EXERCISE GOAL. Would you give the records below again, exactly and completely?

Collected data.

....

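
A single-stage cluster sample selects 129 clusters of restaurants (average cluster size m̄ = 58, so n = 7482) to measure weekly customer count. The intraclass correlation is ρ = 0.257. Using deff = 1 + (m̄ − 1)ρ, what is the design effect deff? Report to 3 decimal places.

deff = 1 + (58 − 1)·0.257 = 1 + 14.649 = 15.649.

15.649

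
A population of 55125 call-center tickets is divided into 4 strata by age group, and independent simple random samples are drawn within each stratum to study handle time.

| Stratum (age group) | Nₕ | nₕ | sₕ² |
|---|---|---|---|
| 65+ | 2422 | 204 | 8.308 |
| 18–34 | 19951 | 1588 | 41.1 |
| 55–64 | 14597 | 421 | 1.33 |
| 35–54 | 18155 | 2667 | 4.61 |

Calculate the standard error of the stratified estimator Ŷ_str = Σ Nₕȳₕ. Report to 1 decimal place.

3292.5

Var(Ŷ_str) = Σₕ Nₕ²(1 − fₕ)sₕ²/nₕ.
65+: 2422²·(1 − 204/2422)·8.308/204 = 218777.17.
18–34: 19951²·(1 − 1588/19951)·41.1/1588 = 9.4819929 × 10^6.
55–64: 14597²·(1 − 421/14597)·1.33/421 = 653712.6.
35–54: 18155²·(1 − 2667/18155)·4.61/2667 = 486037.19.
Sum = 1.084052 × 10^7.
SE = √(1.084052 × 10^7) = 3292.5.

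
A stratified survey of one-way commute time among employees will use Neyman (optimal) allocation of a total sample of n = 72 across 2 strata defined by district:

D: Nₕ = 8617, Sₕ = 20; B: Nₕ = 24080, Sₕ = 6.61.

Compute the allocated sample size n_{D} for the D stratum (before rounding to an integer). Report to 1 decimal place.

37.4

Neyman allocation: nₕ = n·NₕSₕ / Σⱼ NⱼSⱼ.
Σ NⱼSⱼ = 8617·20 + 24080·6.61 = 331508.8.
n_{D} = 72·8617·20 / 331508.8 = 37.4.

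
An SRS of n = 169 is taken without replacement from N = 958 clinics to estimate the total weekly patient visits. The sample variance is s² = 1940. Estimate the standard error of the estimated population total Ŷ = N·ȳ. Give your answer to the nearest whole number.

Var(Ŷ) = N²·Var(ȳ) = N²·(1 − n/N)·s²/n.
f = 169/958 = 0.17640919; Var(ȳ) = 0.82359081·1940/169 = 9.4542377.
Var(Ŷ) = 958² · 9.4542377 = 8.676759 × 10^6.
SE(Ŷ) = √(8.676759 × 10^6) = 2946.

2946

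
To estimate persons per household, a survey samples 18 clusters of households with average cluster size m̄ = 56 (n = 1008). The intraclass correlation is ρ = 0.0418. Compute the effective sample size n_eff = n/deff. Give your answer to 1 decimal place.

deff = 1 + (56 − 1)·0.0418 = 1 + 2.299 = 3.299.
n_eff = 1008 / 3.299 = 305.5.

305.5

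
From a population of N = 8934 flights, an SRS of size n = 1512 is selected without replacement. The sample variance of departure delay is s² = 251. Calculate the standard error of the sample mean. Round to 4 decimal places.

Under SRS without replacement, Var(ȳ) = (1 − f)·s²/n with f = n/N = 1512/8934 = 0.16924110.
Var(ȳ) = (1 − 0.16924110)·251/1512 = 0.83075890·0.16600529 = 0.13791037.
SE(ȳ) = √(0.13791037) = 0.3714.

0.3714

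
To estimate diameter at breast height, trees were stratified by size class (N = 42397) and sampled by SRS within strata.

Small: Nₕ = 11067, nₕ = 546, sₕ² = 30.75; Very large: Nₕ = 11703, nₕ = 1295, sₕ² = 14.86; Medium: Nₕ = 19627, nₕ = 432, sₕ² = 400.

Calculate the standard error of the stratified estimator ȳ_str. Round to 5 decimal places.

Var(ȳ_str) = Σₕ Wₕ²(1 − fₕ)sₕ²/nₕ with Wₕ = Nₕ/N, N = 42397.
Small: Wₕ = 0.26103262; term = 0.26103262²·(1 − 0.04933586)·30.75/546 = 0.0036481203.
Very large: Wₕ = 0.27603368; term = 0.27603368²·(1 − 0.11065539)·14.86/1295 = 7.7757677 × 10^-4.
Medium: Wₕ = 0.46293370; term = 0.46293370²·(1 − 0.02201050)·400/432 = 0.19406536.
Sum = 0.19849106.
SE = √(0.19849106) = 0.44552.

0.44552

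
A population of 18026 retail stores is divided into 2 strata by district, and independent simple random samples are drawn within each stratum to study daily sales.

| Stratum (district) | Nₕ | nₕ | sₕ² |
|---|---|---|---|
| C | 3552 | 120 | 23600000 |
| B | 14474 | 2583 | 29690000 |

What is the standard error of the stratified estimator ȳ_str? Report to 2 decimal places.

Var(ȳ_str) = Σₕ Wₕ²(1 − fₕ)sₕ²/nₕ with Wₕ = Nₕ/N, N = 18026.
C: Wₕ = 0.19704871; term = 0.19704871²·(1 − 0.03378378)·23600000/120 = 7378.2312.
B: Wₕ = 0.80295129; term = 0.80295129²·(1 − 0.17845792)·29690000/2583 = 6088.2714.
Sum = 13466.503.
SE = √(13466.503) = 116.05.

116.05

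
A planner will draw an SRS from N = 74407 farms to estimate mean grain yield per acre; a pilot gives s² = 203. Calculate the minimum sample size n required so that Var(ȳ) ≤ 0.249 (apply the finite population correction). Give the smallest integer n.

Without fpc, n₀ = s²/D = 203/0.249 = 815.2610.
With fpc, (1 − n/N)·s²/n ≤ D requires n ≥ n₀/(1 + n₀/N) = 815.2610/(1 + 815.2610/74407) = 806.4252.
Rounding up, n = 807.

807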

....

SOLUTION TO THIS PROBLEM.
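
A single-stage cluster sample selects 129 clusters of restaurants (average cluster size m̄ = 58, so n = 7482) to measure weekly customer count. The intraclass correlation is ρ = 0.257. Using deff = 1 + (m̄ − 1)ρ, what is the design effect deff? Report to 3 decimal places.

deff = 1 + (58 − 1)·0.257 = 1 + 14.649 = 15.649.

15.649

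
A population of 55125 call-center tickets is divided into 4 strata by age group, and independent simple random samples are drawn within each stratum to study handle time.

| Stratum (age group) | Nₕ | nₕ | sₕ² |
|---|---|---|---|
| 65+ | 2422 | 204 | 8.308 |
| 18–34 | 19951 | 1588 | 41.1 |
| 55–64 | 14597 | 421 | 1.33 |
| 35–54 | 18155 | 2667 | 4.61 |

Calculate the standard error of the stratified estimator Ŷ_str = Σ Nₕȳₕ. Report to 1 decimal place.

3292.5

Var(Ŷ_str) = Σₕ Nₕ²(1 − fₕ)sₕ²/nₕ.
65+: 2422²·(1 − 204/2422)·8.308/204 = 218777.17.
18–34: 19951²·(1 − 1588/19951)·41.1/1588 = 9.4819929 × 10^6.
55–64: 14597²·(1 − 421/14597)·1.33/421 = 653712.6.
35–54: 18155²·(1 − 2667/18155)·4.61/2667 = 486037.19.
Sum = 1.084052 × 10^7.
SE = √(1.084052 × 10^7) = 3292.5.

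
A stratified survey of one-way commute time among employees will use Neyman (optimal) allocation of a total sample of n = 72 across 2 strata defined by district:

D: Nₕ = 8617, Sₕ = 20; B: Nₕ = 24080, Sₕ = 6.61.

Compute the allocated sample size n_{D} for the D stratum (before rounding to an integer). Report to 1 decimal place.

37.4

Neyman allocation: nₕ = n·NₕSₕ / Σⱼ NⱼSⱼ.
Σ NⱼSⱼ = 8617·20 + 24080·6.61 = 331508.8.
n_{D} = 72·8617·20 / 331508.8 = 37.4.

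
An SRS of n = 169 is taken without replacement from N = 958 clinics to estimate the total weekly patient visits. The sample variance is s² = 1940. Estimate the standard error of the estimated population total Ŷ = N·ȳ. Give your answer to the nearest whole number.

Var(Ŷ) = N²·Var(ȳ) = N²·(1 − n/N)·s²/n.
f = 169/958 = 0.17640919; Var(ȳ) = 0.82359081·1940/169 = 9.4542377.
Var(Ŷ) = 958² · 9.4542377 = 8.676759 × 10^6.
SE(Ŷ) = √(8.676759 × 10^6) = 2946.

2946

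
To estimate persons per household, a survey samples 18 clusters of households with average cluster size m̄ = 56 (n = 1008). The intraclass correlation is ρ = 0.0418. Compute the effective sample size n_eff = n/deff. Give your answer to 1 decimal place.

deff = 1 + (56 − 1)·0.0418 = 1 + 2.299 = 3.299.
n_eff = 1008 / 3.299 = 305.5.

305.5

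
From a population of N = 8934 flights, an SRS of size n = 1512 is selected without replacement. The sample variance of departure delay is s² = 251. Calculate the standard error of the sample mean. Round to 4 decimal places.

Under SRS without replacement, Var(ȳ) = (1 − f)·s²/n with f = n/N = 1512/8934 = 0.16924110.
Var(ȳ) = (1 − 0.16924110)·251/1512 = 0.83075890·0.16600529 = 0.13791037.
SE(ȳ) = √(0.13791037) = 0.3714.

0.3714

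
To estimate diameter at breast height, trees were stratified by size class (N = 42397) and sampled by SRS within strata.

Small: Nₕ = 11067, nₕ = 546, sₕ² = 30.75; Very large: Nₕ = 11703, nₕ = 1295, sₕ² = 14.86; Medium: Nₕ = 19627, nₕ = 432, sₕ² = 400.

Calculate the standard error of the stratified estimator ȳ_str. Round to 5 decimal places.

Var(ȳ_str) = Σₕ Wₕ²(1 − fₕ)sₕ²/nₕ with Wₕ = Nₕ/N, N = 42397.
Small: Wₕ = 0.26103262; term = 0.26103262²·(1 − 0.04933586)·30.75/546 = 0.0036481203.
Very large: Wₕ = 0.27603368; term = 0.27603368²·(1 − 0.11065539)·14.86/1295 = 7.7757677 × 10^-4.
Medium: Wₕ = 0.46293370; term = 0.46293370²·(1 − 0.02201050)·400/432 = 0.19406536.
Sum = 0.19849106.
SE = √(0.19849106) = 0.44552.

0.44552

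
A population of 18026 retail stores is divided into 2 strata by district, and independent simple random samples are drawn within each stratum to study daily sales.

| Stratum (district) | Nₕ | nₕ | sₕ² |
|---|---|---|---|
| C | 3552 | 120 | 23600000 |
| B | 14474 | 2583 | 29690000 |

What is the standard error of the stratified estimator ȳ_str? Report to 2 decimal places.

Var(ȳ_str) = Σₕ Wₕ²(1 − fₕ)sₕ²/nₕ with Wₕ = Nₕ/N, N = 18026.
C: Wₕ = 0.19704871; term = 0.19704871²·(1 − 0.03378378)·23600000/120 = 7378.2312.
B: Wₕ = 0.80295129; term = 0.80295129²·(1 − 0.17845792)·29690000/2583 = 6088.2714.
Sum = 13466.503.
SE = √(13466.503) = 116.05.

116.05

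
A planner will draw an SRS from N = 74407 farms to estimate mean grain yield per acre; a pilot gives s² = 203. Calculate the minimum sample size n required so that Var(ȳ) ≤ 0.249 (apply the finite population correction). Give the smallest integer n.

Without fpc, n₀ = s²/D = 203/0.249 = 815.2610.
With fpc, (1 − n/N)·s²/n ≤ D requires n ≥ n₀/(1 + n₀/N) = 815.2610/(1 + 815.2610/74407) = 806.4252.
Rounding up, n = 807.

807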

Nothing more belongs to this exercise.